[The problem]
Each record below is to be set down again precisely.

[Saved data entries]

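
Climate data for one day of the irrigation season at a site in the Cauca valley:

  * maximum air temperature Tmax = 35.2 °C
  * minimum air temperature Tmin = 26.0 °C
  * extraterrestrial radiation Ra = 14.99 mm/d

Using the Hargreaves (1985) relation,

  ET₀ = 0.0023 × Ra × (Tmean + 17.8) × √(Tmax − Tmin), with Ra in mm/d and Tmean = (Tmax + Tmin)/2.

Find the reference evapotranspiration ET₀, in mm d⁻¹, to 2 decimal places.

5.06 mm d⁻¹

Tmean = (35.2 + 26.0)/2 = 30.60 °C
ET₀ = 0.0023 × 14.99 × (30.60 + 17.8) × √9.2 = 0.0023 × 14.99 × 48.40 × 3.0332 = 5.0615 mm/d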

[Response to the task]
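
Climate data for one day of the irrigation season at a site in the Cauca valley:

  * maximum air temperature Tmax = 35.2 °C
  * minimum air temperature Tmin = 26.0 °C
  * extraterrestrial radiation Ra = 14.99 mm/d

Using the Hargreaves (1985) relation,

  ET₀ = 0.0023 × Ra × (Tmean + 17.8) × √(Tmax − Tmin), with Ra in mm/d and Tmean = (Tmax + Tmin)/2.

Find the reference evapotranspiration ET₀, in mm d⁻¹, to 2 decimal places.

5.06 mm d⁻¹

Tmean = (35.2 + 26.0)/2 = 30.60 °C
ET₀ = 0.0023 × 14.99 × (30.60 + 17.8) × √9.2 = 0.0023 × 14.99 × 48.40 × 3.0332 = 5.0615 mm/d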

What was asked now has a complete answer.